* [RECORDS SUPPLIED]

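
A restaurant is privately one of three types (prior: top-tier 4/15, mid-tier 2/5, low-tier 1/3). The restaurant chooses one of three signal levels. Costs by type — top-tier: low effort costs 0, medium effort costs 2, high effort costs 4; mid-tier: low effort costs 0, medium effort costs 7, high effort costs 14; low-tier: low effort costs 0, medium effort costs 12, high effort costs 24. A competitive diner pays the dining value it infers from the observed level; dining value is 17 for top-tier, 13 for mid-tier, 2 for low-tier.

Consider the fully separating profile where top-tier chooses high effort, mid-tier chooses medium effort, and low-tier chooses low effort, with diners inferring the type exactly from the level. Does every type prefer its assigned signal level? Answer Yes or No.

Yes

Separating price premiums: high effort → 17, medium effort → 13, low effort → 2.
top-tier (assigned high effort): low effort: 2 − 0 = 2; medium effort: 13 − 2 = 11; high effort: 17 − 4 = 13. top-tier stays.
mid-tier (assigned medium effort): low effort: 2 − 0 = 2; medium effort: 13 − 7 = 6; high effort: 17 − 14 = 3. mid-tier stays.
low-tier (assigned low effort): low effort: 2 − 0 = 2; medium effort: 13 − 12 = 1; high effort: 17 − 24 = -7. low-tier stays.
Every type prefers its assigned level; separation holds.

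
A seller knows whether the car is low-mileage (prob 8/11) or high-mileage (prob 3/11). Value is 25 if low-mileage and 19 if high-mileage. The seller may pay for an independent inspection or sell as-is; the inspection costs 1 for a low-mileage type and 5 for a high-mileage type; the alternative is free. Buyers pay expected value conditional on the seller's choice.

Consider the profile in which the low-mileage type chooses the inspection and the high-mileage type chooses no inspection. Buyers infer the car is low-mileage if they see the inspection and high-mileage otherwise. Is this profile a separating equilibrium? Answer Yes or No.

Under these beliefs, the inspection earns price 25 and no inspection earns price 19.
low-mileage: the inspection nets 25 − 1 = 24; no inspection nets 19. low-mileage prefers the inspection.
high-mileage: the inspection nets 25 − 5 = 20; no inspection nets 19. high-mileage would deviate to the inspection.
high-mileage has a profitable deviation, so the profile is not an equilibrium.

No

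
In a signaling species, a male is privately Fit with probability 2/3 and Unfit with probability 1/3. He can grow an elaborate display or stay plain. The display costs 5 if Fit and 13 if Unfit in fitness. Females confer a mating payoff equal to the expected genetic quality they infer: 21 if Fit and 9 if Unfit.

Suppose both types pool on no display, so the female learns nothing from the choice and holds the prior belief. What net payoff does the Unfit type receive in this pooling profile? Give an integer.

Pooled mating payoff = 2/3·21 + 1/3·9 = 17.
Unfit pays no cost for no display, so net payoff = 17.

17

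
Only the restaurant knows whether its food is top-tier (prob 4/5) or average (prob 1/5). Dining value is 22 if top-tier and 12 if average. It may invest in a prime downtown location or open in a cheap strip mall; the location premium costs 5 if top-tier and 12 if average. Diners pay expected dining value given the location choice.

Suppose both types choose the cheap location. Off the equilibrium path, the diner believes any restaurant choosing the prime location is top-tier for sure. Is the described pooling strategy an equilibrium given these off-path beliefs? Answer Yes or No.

On path, the diner holds the prior and pays 4/5·22 + 1/5·12 = 20. Off path (the prime location), believing top-tier, it pays 22.
top-tier: the cheap location nets 20; the prime location nets 22 − 5 = 17. top-tier stays.
average: the cheap location nets 20; the prime location nets 22 − 12 = 10. average stays.
No type deviates, so pooling is sustained.

Yes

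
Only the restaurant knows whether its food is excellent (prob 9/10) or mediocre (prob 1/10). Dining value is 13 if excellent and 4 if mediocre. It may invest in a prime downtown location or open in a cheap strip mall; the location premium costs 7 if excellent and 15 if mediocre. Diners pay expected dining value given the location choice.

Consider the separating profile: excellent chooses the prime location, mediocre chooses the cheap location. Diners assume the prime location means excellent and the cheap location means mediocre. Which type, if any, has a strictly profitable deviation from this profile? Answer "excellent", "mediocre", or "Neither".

Neither

The prime location pays 13; the cheap location pays 4.
excellent: assigned the prime location, nets 13 − 7 = 6; deviating to the cheap location nets 4.
mediocre: assigned the cheap location, nets 4; deviating to the prime location nets 13 − 15 = -2.
Both types strictly prefer their assigned action; no profitable deviation.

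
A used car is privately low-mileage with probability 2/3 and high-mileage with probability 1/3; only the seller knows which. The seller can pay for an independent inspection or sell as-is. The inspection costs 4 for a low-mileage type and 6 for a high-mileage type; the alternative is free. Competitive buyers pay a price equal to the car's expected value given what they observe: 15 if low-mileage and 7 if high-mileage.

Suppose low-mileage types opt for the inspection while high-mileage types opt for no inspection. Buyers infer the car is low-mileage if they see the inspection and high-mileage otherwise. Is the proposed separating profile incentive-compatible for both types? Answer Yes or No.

Under these beliefs, the inspection earns price 15 and no inspection earns price 7.
low-mileage: the inspection nets 15 − 4 = 11; no inspection nets 7. low-mileage prefers the inspection.
high-mileage: the inspection nets 15 − 6 = 9; no inspection nets 7. high-mileage would deviate to the inspection.
high-mileage has a profitable deviation, so the profile is not an equilibrium.

No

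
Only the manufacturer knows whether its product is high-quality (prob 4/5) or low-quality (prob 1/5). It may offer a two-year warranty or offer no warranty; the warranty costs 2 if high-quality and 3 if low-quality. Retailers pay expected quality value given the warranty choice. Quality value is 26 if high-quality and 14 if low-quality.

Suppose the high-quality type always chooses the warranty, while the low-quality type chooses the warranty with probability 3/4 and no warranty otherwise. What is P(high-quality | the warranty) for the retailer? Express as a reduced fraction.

16/19

P(the warranty) = (4/5)·1 + (1/5)·(3/4) = 19/20.
By Bayes' rule, P(high-quality | the warranty) = (4/5) / (19/20) = 16/19.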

* [EXERCISE GOAL]
Print the data above exactly as it reads.

* [ANSWER SPACE]
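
A restaurant is privately one of three types (prior: top-tier 4/15, mid-tier 2/5, low-tier 1/3). The restaurant chooses one of three signal levels. Costs by type — top-tier: low effort costs 0, medium effort costs 2, high effort costs 4; mid-tier: low effort costs 0, medium effort costs 7, high effort costs 14; low-tier: low effort costs 0, medium effort costs 12, high effort costs 24. A competitive diner pays the dining value it infers from the observed level; dining value is 17 for top-tier, 13 for mid-tier, 2 for low-tier.

Consider the fully separating profile where top-tier chooses high effort, mid-tier chooses medium effort, and low-tier chooses low effort, with diners inferring the type exactly from the level. Does every type prefer its assigned signal level? Answer Yes or No.

Yes

Separating price premiums: high effort → 17, medium effort → 13, low effort → 2.
top-tier (assigned high effort): low effort: 2 − 0 = 2; medium effort: 13 − 2 = 11; high effort: 17 − 4 = 13. top-tier stays.
mid-tier (assigned medium effort): low effort: 2 − 0 = 2; medium effort: 13 − 7 = 6; high effort: 17 − 14 = 3. mid-tier stays.
low-tier (assigned low effort): low effort: 2 − 0 = 2; medium effort: 13 − 12 = 1; high effort: 17 − 24 = -7. low-tier stays.
Every type prefers its assigned level; separation holds.

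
A seller knows whether the car is low-mileage (prob 8/11) or high-mileage (prob 3/11). Value is 25 if low-mileage and 19 if high-mileage. The seller may pay for an independent inspection or sell as-is; the inspection costs 1 for a low-mileage type and 5 for a high-mileage type; the alternative is free. Buyers pay expected value conditional on the seller's choice.

Consider the profile in which the low-mileage type chooses the inspection and the high-mileage type chooses no inspection. Buyers infer the car is low-mileage if they see the inspection and high-mileage otherwise. Is this profile a separating equilibrium? Answer Yes or No.

Under these beliefs, the inspection earns price 25 and no inspection earns price 19.
low-mileage: the inspection nets 25 − 1 = 24; no inspection nets 19. low-mileage prefers the inspection.
high-mileage: the inspection nets 25 − 5 = 20; no inspection nets 19. high-mileage would deviate to the inspection.
high-mileage has a profitable deviation, so the profile is not an equilibrium.

No

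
In a signaling species, a male is privately Fit with probability 2/3 and Unfit with probability 1/3. He can grow an elaborate display or stay plain. The display costs 5 if Fit and 13 if Unfit in fitness. Females confer a mating payoff equal to the expected genetic quality they infer: 21 if Fit and 9 if Unfit.

Suppose both types pool on no display, so the female learns nothing from the choice and holds the prior belief. What net payoff does the Unfit type receive in this pooling profile? Give an integer.

Pooled mating payoff = 2/3·21 + 1/3·9 = 17.
Unfit pays no cost for no display, so net payoff = 17.

17

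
Only the restaurant knows whether its food is top-tier (prob 4/5) or average (prob 1/5). Dining value is 22 if top-tier and 12 if average. It may invest in a prime downtown location or open in a cheap strip mall; the location premium costs 5 if top-tier and 12 if average. Diners pay expected dining value given the location choice.

Suppose both types choose the cheap location. Off the equilibrium path, the diner believes any restaurant choosing the prime location is top-tier for sure. Is the described pooling strategy an equilibrium given these off-path beliefs? Answer Yes or No.

On path, the diner holds the prior and pays 4/5·22 + 1/5·12 = 20. Off path (the prime location), believing top-tier, it pays 22.
top-tier: the cheap location nets 20; the prime location nets 22 − 5 = 17. top-tier stays.
average: the cheap location nets 20; the prime location nets 22 − 12 = 10. average stays.
No type deviates, so pooling is sustained.

Yes

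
Only the restaurant knows whether its food is excellent (prob 9/10) or mediocre (prob 1/10). Dining value is 13 if excellent and 4 if mediocre. It may invest in a prime downtown location or open in a cheap strip mall; the location premium costs 7 if excellent and 15 if mediocre. Diners pay expected dining value given the location choice.

Consider the separating profile: excellent chooses the prime location, mediocre chooses the cheap location. Diners assume the prime location means excellent and the cheap location means mediocre. Which type, if any, has a strictly profitable deviation from this profile? Answer "excellent", "mediocre", or "Neither".

Neither

The prime location pays 13; the cheap location pays 4.
excellent: assigned the prime location, nets 13 − 7 = 6; deviating to the cheap location nets 4.
mediocre: assigned the cheap location, nets 4; deviating to the prime location nets 13 − 15 = -2.
Both types strictly prefer their assigned action; no profitable deviation.

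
A used car is privately low-mileage with probability 2/3 and high-mileage with probability 1/3; only the seller knows which. The seller can pay for an independent inspection or sell as-is. The inspection costs 4 for a low-mileage type and 6 for a high-mileage type; the alternative is free. Competitive buyers pay a price equal to the car's expected value given what they observe: 15 if low-mileage and 7 if high-mileage.

Suppose low-mileage types opt for the inspection while high-mileage types opt for no inspection. Buyers infer the car is low-mileage if they see the inspection and high-mileage otherwise. Is the proposed separating profile incentive-compatible for both types? Answer Yes or No.

Under these beliefs, the inspection earns price 15 and no inspection earns price 7.
low-mileage: the inspection nets 15 − 4 = 11; no inspection nets 7. low-mileage prefers the inspection.
high-mileage: the inspection nets 15 − 6 = 9; no inspection nets 7. high-mileage would deviate to the inspection.
high-mileage has a profitable deviation, so the profile is not an equilibrium.

No

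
Only the manufacturer knows whether its product is high-quality (prob 4/5) or low-quality (prob 1/5). It may offer a two-year warranty or offer no warranty; the warranty costs 2 if high-quality and 3 if low-quality. Retailers pay expected quality value given the warranty choice. Quality value is 26 if high-quality and 14 if low-quality.

Suppose the high-quality type always chooses the warranty, while the low-quality type chooses the warranty with probability 3/4 and no warranty otherwise. What is P(high-quality | the warranty) for the retailer? Express as a reduced fraction.

16/19

P(the warranty) = (4/5)·1 + (1/5)·(3/4) = 19/20.
By Bayes' rule, P(high-quality | the warranty) = (4/5) / (19/20) = 16/19.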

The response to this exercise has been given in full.